After locating the line with "Convert the expression 12", reproduce it and all following lines of the listing below exactly, stopping only at the final line.

=== Section Start ===

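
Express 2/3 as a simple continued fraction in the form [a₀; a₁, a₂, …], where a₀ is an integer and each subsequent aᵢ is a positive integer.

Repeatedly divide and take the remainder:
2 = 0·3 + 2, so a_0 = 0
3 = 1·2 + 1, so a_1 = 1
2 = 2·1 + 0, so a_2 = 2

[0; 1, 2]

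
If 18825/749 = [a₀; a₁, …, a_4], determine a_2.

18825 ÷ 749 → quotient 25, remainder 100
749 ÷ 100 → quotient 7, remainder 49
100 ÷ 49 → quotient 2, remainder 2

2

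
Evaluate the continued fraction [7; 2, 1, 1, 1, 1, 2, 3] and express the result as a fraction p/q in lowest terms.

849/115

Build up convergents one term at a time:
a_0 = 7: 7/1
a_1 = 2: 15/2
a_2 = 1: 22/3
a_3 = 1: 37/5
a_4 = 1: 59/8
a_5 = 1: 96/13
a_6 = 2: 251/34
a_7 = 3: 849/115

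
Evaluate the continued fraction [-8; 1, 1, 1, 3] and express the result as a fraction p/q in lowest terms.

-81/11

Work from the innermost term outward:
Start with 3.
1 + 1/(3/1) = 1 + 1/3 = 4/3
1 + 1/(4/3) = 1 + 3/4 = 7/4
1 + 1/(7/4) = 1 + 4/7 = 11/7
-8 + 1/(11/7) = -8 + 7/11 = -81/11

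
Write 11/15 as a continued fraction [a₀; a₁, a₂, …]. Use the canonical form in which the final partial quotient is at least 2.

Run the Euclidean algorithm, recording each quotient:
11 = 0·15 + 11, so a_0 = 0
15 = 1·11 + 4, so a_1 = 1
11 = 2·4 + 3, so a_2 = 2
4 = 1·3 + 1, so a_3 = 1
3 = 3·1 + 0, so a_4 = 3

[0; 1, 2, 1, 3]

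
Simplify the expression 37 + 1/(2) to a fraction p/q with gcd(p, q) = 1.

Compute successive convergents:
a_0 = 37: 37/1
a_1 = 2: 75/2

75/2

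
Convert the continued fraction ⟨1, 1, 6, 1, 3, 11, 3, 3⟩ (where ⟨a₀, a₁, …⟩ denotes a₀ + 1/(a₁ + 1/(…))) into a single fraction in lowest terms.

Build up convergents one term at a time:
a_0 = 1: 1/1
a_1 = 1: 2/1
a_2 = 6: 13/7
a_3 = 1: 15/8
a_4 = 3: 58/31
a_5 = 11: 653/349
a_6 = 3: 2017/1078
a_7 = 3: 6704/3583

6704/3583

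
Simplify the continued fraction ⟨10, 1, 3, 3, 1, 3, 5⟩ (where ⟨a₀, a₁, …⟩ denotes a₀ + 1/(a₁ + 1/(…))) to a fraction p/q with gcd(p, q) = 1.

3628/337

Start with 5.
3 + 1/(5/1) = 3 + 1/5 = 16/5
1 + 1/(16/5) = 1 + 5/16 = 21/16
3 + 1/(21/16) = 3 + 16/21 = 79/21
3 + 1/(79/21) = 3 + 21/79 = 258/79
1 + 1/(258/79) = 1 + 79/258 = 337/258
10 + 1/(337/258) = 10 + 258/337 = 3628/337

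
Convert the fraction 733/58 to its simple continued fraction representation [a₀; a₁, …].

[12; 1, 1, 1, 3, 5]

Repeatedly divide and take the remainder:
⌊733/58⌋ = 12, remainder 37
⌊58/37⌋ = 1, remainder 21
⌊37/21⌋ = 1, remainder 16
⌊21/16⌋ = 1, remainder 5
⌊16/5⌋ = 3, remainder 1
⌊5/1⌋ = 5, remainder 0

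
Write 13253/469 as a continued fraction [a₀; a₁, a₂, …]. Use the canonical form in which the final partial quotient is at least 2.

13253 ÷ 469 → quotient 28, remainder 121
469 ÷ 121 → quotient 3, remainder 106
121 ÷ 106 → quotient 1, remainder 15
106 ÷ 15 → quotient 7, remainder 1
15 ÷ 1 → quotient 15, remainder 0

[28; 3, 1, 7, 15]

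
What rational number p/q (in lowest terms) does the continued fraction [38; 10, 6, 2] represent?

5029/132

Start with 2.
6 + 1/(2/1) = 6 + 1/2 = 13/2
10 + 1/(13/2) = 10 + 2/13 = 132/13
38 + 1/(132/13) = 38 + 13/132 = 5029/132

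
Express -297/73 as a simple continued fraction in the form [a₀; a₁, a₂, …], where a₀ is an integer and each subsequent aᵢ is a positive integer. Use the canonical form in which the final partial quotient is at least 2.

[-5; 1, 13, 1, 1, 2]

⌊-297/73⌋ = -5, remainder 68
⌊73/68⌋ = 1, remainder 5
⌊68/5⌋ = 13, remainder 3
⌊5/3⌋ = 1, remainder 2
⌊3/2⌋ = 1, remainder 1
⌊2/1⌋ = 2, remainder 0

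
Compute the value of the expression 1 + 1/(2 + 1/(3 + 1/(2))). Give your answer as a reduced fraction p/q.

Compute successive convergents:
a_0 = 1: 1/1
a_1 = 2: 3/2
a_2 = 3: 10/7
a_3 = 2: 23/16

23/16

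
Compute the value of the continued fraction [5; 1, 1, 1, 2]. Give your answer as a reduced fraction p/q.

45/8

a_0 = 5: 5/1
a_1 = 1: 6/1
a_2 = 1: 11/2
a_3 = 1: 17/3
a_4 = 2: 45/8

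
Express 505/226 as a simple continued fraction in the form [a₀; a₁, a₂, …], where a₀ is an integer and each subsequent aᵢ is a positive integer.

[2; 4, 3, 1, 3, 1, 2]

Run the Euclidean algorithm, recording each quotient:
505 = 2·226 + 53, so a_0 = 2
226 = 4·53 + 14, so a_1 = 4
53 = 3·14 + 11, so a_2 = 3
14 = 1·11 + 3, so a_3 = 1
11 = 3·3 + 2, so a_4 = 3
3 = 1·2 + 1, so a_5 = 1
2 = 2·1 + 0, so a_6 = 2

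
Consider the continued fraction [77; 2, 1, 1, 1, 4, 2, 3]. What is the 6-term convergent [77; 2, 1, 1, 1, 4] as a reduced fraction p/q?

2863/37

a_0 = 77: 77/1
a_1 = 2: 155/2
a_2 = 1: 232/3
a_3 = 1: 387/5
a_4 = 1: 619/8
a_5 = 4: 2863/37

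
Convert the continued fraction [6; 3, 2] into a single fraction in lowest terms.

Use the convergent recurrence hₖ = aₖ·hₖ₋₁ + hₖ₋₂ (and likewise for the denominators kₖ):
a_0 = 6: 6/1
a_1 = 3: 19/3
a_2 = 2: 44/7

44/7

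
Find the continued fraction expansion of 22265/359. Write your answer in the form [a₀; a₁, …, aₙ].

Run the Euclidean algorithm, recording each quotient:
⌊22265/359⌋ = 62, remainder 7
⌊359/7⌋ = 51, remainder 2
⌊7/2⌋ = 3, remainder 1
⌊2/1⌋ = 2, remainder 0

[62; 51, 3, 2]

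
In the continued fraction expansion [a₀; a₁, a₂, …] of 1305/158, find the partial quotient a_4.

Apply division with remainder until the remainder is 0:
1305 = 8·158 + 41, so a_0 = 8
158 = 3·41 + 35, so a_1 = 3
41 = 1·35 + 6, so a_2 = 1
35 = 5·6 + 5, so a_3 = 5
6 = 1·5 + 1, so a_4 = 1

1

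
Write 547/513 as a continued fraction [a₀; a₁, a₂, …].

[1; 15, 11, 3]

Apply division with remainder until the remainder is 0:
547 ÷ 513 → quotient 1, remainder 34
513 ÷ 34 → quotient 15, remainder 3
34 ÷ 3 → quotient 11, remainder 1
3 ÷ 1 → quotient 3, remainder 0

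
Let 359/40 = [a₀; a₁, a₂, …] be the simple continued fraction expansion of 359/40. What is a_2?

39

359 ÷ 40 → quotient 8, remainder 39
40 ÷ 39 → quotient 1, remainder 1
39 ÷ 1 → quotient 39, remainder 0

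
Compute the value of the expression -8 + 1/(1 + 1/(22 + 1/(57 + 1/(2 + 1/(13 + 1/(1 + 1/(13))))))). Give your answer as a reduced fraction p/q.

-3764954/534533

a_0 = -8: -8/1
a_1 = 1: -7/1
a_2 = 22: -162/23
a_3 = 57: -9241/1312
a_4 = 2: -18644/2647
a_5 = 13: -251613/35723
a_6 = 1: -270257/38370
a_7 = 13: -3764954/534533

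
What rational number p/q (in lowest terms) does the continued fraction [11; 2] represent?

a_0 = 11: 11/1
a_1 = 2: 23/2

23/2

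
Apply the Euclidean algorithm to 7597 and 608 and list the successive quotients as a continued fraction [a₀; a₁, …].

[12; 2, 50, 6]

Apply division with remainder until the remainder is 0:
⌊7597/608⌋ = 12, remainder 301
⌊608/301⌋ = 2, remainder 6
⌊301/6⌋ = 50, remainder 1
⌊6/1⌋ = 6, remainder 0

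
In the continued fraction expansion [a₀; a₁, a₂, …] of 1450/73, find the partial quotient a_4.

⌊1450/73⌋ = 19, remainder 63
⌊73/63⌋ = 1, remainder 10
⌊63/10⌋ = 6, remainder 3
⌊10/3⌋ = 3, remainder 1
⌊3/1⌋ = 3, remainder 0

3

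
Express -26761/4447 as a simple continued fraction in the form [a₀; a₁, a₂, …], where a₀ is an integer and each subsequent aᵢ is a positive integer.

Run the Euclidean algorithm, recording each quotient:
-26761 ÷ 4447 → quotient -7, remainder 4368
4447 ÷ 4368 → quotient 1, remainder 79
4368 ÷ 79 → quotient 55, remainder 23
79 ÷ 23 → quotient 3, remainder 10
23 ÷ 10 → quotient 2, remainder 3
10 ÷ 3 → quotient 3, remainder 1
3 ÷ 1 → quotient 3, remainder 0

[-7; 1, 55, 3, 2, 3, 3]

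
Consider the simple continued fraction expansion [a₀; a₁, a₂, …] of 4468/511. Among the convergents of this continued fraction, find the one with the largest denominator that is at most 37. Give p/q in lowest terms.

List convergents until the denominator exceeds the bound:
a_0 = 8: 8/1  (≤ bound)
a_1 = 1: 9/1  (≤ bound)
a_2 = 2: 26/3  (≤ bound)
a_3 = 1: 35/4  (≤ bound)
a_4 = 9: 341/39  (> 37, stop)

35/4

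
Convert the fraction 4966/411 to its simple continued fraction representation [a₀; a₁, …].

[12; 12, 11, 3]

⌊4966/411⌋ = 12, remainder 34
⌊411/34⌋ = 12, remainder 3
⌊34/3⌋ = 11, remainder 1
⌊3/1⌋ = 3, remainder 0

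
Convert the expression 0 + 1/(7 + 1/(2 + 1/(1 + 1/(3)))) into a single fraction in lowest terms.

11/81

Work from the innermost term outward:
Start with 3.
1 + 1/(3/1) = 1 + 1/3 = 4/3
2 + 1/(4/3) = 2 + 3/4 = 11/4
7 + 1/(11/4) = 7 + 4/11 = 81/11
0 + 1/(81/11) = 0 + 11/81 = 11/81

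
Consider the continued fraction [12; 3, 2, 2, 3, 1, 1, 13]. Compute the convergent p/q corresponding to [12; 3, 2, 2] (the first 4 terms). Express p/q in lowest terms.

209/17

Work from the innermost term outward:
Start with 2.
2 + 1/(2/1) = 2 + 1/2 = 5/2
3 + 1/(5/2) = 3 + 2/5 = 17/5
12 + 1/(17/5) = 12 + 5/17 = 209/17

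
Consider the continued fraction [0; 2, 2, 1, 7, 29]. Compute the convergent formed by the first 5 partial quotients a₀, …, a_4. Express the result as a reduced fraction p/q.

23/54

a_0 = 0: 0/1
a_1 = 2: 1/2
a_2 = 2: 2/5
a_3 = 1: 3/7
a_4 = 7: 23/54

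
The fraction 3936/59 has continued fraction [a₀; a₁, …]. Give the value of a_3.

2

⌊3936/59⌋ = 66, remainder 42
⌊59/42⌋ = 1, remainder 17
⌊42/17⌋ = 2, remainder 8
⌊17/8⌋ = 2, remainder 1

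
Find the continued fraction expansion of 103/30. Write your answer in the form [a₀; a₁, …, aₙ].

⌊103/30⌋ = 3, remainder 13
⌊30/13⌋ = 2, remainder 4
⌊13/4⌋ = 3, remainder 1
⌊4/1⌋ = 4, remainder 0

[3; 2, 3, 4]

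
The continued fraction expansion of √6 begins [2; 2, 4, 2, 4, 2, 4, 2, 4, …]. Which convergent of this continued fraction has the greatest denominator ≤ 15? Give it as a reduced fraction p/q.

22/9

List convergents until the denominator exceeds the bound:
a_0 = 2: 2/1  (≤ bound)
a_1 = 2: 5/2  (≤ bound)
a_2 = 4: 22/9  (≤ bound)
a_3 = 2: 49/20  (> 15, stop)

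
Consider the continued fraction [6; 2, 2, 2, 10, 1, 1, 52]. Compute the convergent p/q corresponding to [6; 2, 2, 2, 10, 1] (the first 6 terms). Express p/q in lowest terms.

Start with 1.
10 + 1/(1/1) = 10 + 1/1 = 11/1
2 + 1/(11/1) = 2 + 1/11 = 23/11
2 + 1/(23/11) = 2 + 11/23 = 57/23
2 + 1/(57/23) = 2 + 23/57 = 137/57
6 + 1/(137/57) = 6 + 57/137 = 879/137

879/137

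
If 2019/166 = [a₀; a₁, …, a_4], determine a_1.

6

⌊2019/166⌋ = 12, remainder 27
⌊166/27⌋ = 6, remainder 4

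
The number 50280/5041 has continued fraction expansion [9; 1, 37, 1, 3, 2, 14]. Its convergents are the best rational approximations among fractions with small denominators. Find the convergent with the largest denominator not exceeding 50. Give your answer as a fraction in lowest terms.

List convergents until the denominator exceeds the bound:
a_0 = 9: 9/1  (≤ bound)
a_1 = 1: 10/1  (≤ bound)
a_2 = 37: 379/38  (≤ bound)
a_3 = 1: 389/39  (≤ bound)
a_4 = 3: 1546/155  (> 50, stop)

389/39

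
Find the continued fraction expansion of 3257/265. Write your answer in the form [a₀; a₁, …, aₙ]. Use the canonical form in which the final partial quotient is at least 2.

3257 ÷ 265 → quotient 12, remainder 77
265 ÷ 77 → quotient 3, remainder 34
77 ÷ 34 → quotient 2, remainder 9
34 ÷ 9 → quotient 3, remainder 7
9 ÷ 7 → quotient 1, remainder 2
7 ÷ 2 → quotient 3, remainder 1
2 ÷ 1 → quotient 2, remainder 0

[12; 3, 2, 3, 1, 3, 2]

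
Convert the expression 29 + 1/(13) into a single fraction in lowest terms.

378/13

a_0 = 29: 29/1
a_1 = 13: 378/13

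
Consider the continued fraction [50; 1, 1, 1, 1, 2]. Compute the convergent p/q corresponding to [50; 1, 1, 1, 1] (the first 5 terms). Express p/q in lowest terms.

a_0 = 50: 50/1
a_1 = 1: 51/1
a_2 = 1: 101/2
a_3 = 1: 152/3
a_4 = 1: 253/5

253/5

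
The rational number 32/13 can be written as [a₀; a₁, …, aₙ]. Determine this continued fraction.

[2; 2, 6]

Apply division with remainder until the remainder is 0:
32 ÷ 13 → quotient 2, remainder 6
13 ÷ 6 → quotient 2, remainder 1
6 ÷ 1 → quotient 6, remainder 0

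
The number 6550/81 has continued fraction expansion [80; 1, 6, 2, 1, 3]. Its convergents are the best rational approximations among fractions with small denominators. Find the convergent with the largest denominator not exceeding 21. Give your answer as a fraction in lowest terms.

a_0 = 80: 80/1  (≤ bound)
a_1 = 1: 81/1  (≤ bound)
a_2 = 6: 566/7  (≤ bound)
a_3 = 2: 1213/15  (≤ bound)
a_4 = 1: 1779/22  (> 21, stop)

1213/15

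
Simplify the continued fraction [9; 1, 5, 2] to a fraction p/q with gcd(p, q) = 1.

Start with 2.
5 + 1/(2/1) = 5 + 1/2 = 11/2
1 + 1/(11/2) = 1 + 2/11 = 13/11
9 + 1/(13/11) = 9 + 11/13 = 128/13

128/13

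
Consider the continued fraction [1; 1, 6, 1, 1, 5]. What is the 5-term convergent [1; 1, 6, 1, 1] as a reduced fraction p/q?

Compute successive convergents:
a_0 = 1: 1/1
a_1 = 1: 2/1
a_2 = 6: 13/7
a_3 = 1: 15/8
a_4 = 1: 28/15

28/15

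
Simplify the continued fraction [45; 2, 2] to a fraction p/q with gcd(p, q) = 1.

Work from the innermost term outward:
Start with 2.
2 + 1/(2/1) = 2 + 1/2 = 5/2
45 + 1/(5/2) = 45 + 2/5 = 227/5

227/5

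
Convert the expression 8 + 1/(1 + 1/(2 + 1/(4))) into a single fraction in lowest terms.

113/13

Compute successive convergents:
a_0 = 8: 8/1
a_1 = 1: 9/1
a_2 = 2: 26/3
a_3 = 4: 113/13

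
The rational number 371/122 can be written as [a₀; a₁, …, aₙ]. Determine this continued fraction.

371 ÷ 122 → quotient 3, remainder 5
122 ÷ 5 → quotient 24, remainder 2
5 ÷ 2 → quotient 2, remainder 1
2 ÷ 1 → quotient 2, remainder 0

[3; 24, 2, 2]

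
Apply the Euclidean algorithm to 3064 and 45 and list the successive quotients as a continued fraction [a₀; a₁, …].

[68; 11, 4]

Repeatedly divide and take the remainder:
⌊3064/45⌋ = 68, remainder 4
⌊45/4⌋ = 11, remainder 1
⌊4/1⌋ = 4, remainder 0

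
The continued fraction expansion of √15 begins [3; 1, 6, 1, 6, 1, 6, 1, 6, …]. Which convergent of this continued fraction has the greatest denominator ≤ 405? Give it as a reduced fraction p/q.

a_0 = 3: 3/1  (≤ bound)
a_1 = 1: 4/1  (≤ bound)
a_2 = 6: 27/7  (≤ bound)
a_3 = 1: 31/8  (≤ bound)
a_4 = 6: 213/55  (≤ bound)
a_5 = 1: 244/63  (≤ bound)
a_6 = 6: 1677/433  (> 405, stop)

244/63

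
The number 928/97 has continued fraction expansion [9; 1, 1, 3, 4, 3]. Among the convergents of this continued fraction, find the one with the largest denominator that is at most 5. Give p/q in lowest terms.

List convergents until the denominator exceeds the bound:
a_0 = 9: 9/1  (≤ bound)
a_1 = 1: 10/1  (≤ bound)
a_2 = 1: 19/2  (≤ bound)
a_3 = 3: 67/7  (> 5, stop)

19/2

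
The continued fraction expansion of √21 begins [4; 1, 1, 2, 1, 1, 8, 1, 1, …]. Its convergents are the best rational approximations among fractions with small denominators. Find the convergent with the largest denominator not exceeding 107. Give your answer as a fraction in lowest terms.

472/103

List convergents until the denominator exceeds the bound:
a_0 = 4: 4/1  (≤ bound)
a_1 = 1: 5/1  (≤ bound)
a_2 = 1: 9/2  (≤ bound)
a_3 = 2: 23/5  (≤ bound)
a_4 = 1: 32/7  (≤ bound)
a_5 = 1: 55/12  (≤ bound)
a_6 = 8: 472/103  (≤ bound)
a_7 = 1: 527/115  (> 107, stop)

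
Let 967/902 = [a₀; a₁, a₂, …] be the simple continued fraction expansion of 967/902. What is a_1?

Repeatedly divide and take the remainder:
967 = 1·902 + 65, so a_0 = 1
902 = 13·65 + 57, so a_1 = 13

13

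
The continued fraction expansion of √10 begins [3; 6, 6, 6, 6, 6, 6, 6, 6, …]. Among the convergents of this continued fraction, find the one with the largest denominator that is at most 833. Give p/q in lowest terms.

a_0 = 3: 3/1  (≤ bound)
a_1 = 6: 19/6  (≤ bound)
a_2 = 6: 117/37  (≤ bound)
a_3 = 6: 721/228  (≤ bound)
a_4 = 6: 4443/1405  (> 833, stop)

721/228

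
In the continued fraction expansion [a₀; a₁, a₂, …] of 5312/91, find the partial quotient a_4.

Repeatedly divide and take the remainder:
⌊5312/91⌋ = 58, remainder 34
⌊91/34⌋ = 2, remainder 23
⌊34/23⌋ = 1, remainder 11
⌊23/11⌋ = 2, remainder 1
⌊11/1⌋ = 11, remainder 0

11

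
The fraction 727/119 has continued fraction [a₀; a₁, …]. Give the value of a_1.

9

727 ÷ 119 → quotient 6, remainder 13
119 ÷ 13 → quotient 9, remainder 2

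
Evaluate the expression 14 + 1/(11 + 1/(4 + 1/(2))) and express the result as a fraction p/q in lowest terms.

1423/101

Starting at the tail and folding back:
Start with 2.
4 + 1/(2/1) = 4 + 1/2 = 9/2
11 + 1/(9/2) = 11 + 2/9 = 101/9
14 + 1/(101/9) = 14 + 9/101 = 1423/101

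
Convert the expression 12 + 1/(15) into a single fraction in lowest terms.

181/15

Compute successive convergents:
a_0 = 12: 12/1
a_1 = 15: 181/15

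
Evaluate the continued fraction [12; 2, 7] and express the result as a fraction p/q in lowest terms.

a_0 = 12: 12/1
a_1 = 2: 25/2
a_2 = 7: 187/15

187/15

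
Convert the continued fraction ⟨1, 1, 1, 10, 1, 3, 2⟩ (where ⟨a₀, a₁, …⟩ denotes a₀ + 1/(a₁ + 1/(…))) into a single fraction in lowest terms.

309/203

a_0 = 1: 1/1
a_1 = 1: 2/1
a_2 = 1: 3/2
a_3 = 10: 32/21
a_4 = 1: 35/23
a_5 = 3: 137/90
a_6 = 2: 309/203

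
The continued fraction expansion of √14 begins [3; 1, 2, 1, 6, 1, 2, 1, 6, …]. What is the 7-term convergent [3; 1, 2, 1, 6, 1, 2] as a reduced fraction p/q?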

=== Section End ===

Response to the exercise:
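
Convert the expression 12 + 1/(15) into a single fraction in lowest terms.

181/15

Compute successive convergents:
a_0 = 12: 12/1
a_1 = 15: 181/15

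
Evaluate the continued fraction [12; 2, 7] and express the result as a fraction p/q in lowest terms.

a_0 = 12: 12/1
a_1 = 2: 25/2
a_2 = 7: 187/15

187/15

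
Convert the continued fraction ⟨1, 1, 1, 10, 1, 3, 2⟩ (where ⟨a₀, a₁, …⟩ denotes a₀ + 1/(a₁ + 1/(…))) into a single fraction in lowest terms.

309/203

a_0 = 1: 1/1
a_1 = 1: 2/1
a_2 = 1: 3/2
a_3 = 10: 32/21
a_4 = 1: 35/23
a_5 = 3: 137/90
a_6 = 2: 309/203

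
The continued fraction expansion of √14 begins [3; 1, 2, 1, 6, 1, 2, 1, 6, …]. What is the 7-term convergent [3; 1, 2, 1, 6, 1, 2] as a reduced fraction p/q?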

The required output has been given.